» WORK TO COMPLETE
Below are the entries; return exactly the line with "at 57°N, 55°E" and every later line, without anything else.

[Stored data entries]

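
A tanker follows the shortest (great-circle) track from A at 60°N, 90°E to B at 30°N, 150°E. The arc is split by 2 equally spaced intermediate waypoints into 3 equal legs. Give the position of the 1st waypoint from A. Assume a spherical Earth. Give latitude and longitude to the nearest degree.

Convert each endpoint to a unit vector on the sphere (x = cos φ cos λ, y = cos φ sin λ, z = sin φ).
The central angle between the endpoints is δ = arccos(p₁·p₂) ≈ 0.864 rad (49.5°).
Interpolate at f = 1/3 with slerp weights a = sin((1−f)δ)/sin δ ≈ 0.716, b = sin(fδ)/sin δ ≈ 0.373.
p = a·p₁ + b·p₂ ≈ (-0.280, 0.520, 0.807); φ = arcsin(p_z) ≈ 53.81°, λ = atan2(p_y, p_x) ≈ 118.32°.

≈ 54°N, 118°E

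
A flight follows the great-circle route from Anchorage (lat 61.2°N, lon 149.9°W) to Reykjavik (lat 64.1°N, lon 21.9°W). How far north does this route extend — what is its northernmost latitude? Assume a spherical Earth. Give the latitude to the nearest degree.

The great circle lies in the plane with unit normal n̂ = (p₁ × p₂)/|p₁ × p₂|.
Here n̂_z ≈ +0.220; the vertex latitude is φ_max = arccos|n̂_z| ≈ 77.3°.
Check via Clairaut: cos φ_max = |cos φ₁| · sin C = cos(61.2°)·sin(27.2°) ≈ 0.220, again giving ≈ 77.3°.

≈ 77°N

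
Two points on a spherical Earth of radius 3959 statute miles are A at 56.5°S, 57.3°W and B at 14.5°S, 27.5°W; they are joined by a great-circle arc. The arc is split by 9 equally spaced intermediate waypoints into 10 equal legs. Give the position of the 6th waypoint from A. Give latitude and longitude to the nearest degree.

≈ 32°S, 36°W

Write both endpoints as unit vectors p₁, p₂ with components (cos φ cos λ, cos φ sin λ, sin φ).
The central angle between the endpoints is δ = arccos(p₁·p₂) ≈ 0.833 rad (47.7°).
Interpolate at f = 6/10 with slerp weights a = sin((1−f)δ)/sin δ ≈ 0.442, b = sin(fδ)/sin δ ≈ 0.648.
p = a·p₁ + b·p₂ ≈ (0.688, -0.495, -0.531); φ = arcsin(p_z) ≈ -32.06°, λ = atan2(p_y, p_x) ≈ -35.73°.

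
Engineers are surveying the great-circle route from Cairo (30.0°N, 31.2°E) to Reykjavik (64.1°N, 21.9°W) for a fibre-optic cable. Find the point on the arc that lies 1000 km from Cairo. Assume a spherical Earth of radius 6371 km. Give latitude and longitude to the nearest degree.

≈ 38°N, 26°E

Write both endpoints as unit vectors p₁, p₂ with components (cos φ cos λ, cos φ sin λ, sin φ).
The central angle between the endpoints is δ = arccos(p₁·p₂) ≈ 0.827 rad (47.4°). The total great-circle distance is δ·R ≈ 0.827 × 6371 ≈ 5270 km, so the target fraction is f = 1000/5270 ≈ 0.190.
Interpolate at f ≈ 0.190 with slerp weights a = sin((1−f)δ)/sin δ ≈ 0.844, b = sin(fδ)/sin δ ≈ 0.212.
p = a·p₁ + b·p₂ ≈ (0.711, 0.344, 0.613); φ = arcsin(p_z) ≈ 37.81°, λ = atan2(p_y, p_x) ≈ 25.81°.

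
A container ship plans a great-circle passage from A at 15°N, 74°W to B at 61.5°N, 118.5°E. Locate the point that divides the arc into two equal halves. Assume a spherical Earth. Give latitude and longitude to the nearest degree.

Convert each endpoint to a unit vector on the sphere (x = cos φ cos λ, y = cos φ sin λ, z = sin φ).
The central angle between the endpoints is δ = arccos(p₁·p₂) ≈ 1.795 rad (102.9°).
Interpolate at f = 1/2 with slerp weights a = sin((1−f)δ)/sin δ ≈ 0.802, b = sin(fδ)/sin δ ≈ 0.802.
p = a·p₁ + b·p₂ ≈ (0.031, -0.408, 0.912); φ = arcsin(p_z) ≈ 65.83°, λ = atan2(p_y, p_x) ≈ -85.67°.

≈ 66°N, 86°W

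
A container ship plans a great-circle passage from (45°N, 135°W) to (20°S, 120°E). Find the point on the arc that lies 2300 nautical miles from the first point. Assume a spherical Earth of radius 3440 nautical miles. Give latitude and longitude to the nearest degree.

≈ (31°N, 179°E)

Convert each endpoint to a unit vector on the sphere (x = cos φ cos λ, y = cos φ sin λ, z = sin φ).
The central angle between the endpoints is δ = arccos(p₁·p₂) ≈ 1.997 rad (114.4°). The total great-circle distance is δ·R ≈ 1.997 × 3440 ≈ 6871 nmi, so the target fraction is f = 2300/6871 ≈ 0.335.
Interpolate at f ≈ 0.335 with slerp weights a = sin((1−f)δ)/sin δ ≈ 1.066, b = sin(fδ)/sin δ ≈ 0.681.
p = a·p₁ + b·p₂ ≈ (-0.853, 0.021, 0.521); φ = arcsin(p_z) ≈ 31.41°, λ = atan2(p_y, p_x) ≈ 178.60°.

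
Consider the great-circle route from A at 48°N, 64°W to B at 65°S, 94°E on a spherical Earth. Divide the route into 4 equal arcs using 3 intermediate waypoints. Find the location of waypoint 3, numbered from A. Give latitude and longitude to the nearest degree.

≈ 62°S, 6°W

Convert each endpoint to a unit vector on the sphere (x = cos φ cos λ, y = cos φ sin λ, z = sin φ).
The central angle between the endpoints is δ = arccos(p₁·p₂) ≈ 2.781 rad (159.3°).
Interpolate at f = 3/4 with slerp weights a = sin((1−f)δ)/sin δ ≈ 1.816, b = sin(fδ)/sin δ ≈ 2.467.
p = a·p₁ + b·p₂ ≈ (0.460, -0.052, -0.886); φ = arcsin(p_z) ≈ -62.43°, λ = atan2(p_y, p_x) ≈ -6.45°.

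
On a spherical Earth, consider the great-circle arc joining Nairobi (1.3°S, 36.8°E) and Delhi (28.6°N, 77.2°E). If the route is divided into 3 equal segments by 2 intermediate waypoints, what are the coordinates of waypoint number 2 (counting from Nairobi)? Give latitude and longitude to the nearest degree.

Convert each endpoint to a unit vector on the sphere (x = cos φ cos λ, y = cos φ sin λ, z = sin φ).
The central angle between the endpoints is δ = arccos(p₁·p₂) ≈ 0.853 rad (48.9°).
Interpolate at f = 2/3 with slerp weights a = sin((1−f)δ)/sin δ ≈ 0.372, b = sin(fδ)/sin δ ≈ 0.715.
p = a·p₁ + b·p₂ ≈ (0.437, 0.835, 0.334); φ = arcsin(p_z) ≈ 19.50°, λ = atan2(p_y, p_x) ≈ 62.37°.

≈ (19°N, 62°E)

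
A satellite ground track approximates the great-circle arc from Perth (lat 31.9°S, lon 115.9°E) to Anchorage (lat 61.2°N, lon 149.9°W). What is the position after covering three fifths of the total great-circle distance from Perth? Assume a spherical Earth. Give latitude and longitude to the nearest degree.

≈ lat 30°N, lon 153°E

Convert each endpoint to a unit vector on the sphere (x = cos φ cos λ, y = cos φ sin λ, z = sin φ).
The central angle between the endpoints is δ = arccos(p₁·p₂) ≈ 2.086 rad (119.5°).
Interpolate at f = 3/5 with slerp weights a = sin((1−f)δ)/sin δ ≈ 0.852, b = sin(fδ)/sin δ ≈ 1.091.
p = a·p₁ + b·p₂ ≈ (-0.771, 0.387, 0.506); φ = arcsin(p_z) ≈ 30.42°, λ = atan2(p_y, p_x) ≈ 153.35°.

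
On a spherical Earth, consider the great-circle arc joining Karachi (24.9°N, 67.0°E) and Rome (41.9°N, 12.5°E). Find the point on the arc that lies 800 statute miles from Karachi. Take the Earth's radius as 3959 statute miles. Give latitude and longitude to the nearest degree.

Convert each endpoint to a unit vector on the sphere (x = cos φ cos λ, y = cos φ sin λ, z = sin φ).
The central angle between the endpoints is δ = arccos(p₁·p₂) ≈ 0.832 rad (47.7°). The total great-circle distance is δ·R ≈ 0.832 × 3959 ≈ 3295 mi, so the target fraction is f = 800/3295 ≈ 0.243.
Interpolate at f ≈ 0.243 with slerp weights a = sin((1−f)δ)/sin δ ≈ 0.797, b = sin(fδ)/sin δ ≈ 0.271.
p = a·p₁ + b·p₂ ≈ (0.480, 0.709, 0.517); φ = arcsin(p_z) ≈ 31.12°, λ = atan2(p_y, p_x) ≈ 55.92°.

≈ 31°N, 56°E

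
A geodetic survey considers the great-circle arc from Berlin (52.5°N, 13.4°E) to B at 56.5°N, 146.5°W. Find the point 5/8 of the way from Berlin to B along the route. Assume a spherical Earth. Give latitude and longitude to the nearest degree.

Write both endpoints as unit vectors p₁, p₂ with components (cos φ cos λ, cos φ sin λ, sin φ).
The central angle between the endpoints is δ = arccos(p₁·p₂) ≈ 1.217 rad (69.8°).
Interpolate at f = 5/8 with slerp weights a = sin((1−f)δ)/sin δ ≈ 0.470, b = sin(fδ)/sin δ ≈ 0.735.
p = a·p₁ + b·p₂ ≈ (-0.060, -0.158, 0.986); φ = arcsin(p_z) ≈ 80.29°, λ = atan2(p_y, p_x) ≈ -110.85°.

≈ 80°N, 111°W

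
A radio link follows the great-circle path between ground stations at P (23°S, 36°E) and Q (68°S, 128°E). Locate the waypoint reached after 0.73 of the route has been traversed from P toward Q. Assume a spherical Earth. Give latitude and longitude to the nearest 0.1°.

≈ (64.2°S, 81.4°E)

From cos δ = sin φ₁ sin φ₂ + cos φ₁ cos φ₂ cos Δλ, the central angle is δ ≈ 1.213 rad (69.5°).
Interpolate at f = 0.73 with slerp weights a = sin((1−f)δ)/sin δ ≈ 0.343, b = sin(fδ)/sin δ ≈ 0.827.
p = a·p₁ + b·p₂ ≈ (0.065, 0.430, -0.901); φ = arcsin(p_z) ≈ -64.23°, λ = atan2(p_y, p_x) ≈ 81.38°.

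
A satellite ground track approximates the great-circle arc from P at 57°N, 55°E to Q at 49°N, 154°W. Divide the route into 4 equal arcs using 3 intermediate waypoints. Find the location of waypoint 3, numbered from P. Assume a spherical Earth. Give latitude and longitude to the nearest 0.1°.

The haversine formula gives a central angle δ ≈ 1.245 rad (71.3°) between the endpoints.
Interpolate at f = 3/4 with slerp weights a = sin((1−f)δ)/sin δ ≈ 0.323, b = sin(fδ)/sin δ ≈ 0.848.
p = a·p₁ + b·p₂ ≈ (-0.399, -0.100, 0.911); φ = arcsin(p_z) ≈ 65.69°, λ = atan2(p_y, p_x) ≈ -165.97°.

≈ 65.7°N, 166.0°W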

» TASK SOLUTION
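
A satellite ground track approximates the great-circle arc from P at 57°N, 55°E to Q at 49°N, 154°W. Divide the route into 4 equal arcs using 3 intermediate waypoints. Find the location of waypoint 3, numbered from P. Assume a spherical Earth. Give latitude and longitude to the nearest 0.1°.

The haversine formula gives a central angle δ ≈ 1.245 rad (71.3°) between the endpoints.
Interpolate at f = 3/4 with slerp weights a = sin((1−f)δ)/sin δ ≈ 0.323, b = sin(fδ)/sin δ ≈ 0.848.
p = a·p₁ + b·p₂ ≈ (-0.399, -0.100, 0.911); φ = arcsin(p_z) ≈ 65.69°, λ = atan2(p_y, p_x) ≈ -165.97°.

≈ 65.7°N, 166.0°W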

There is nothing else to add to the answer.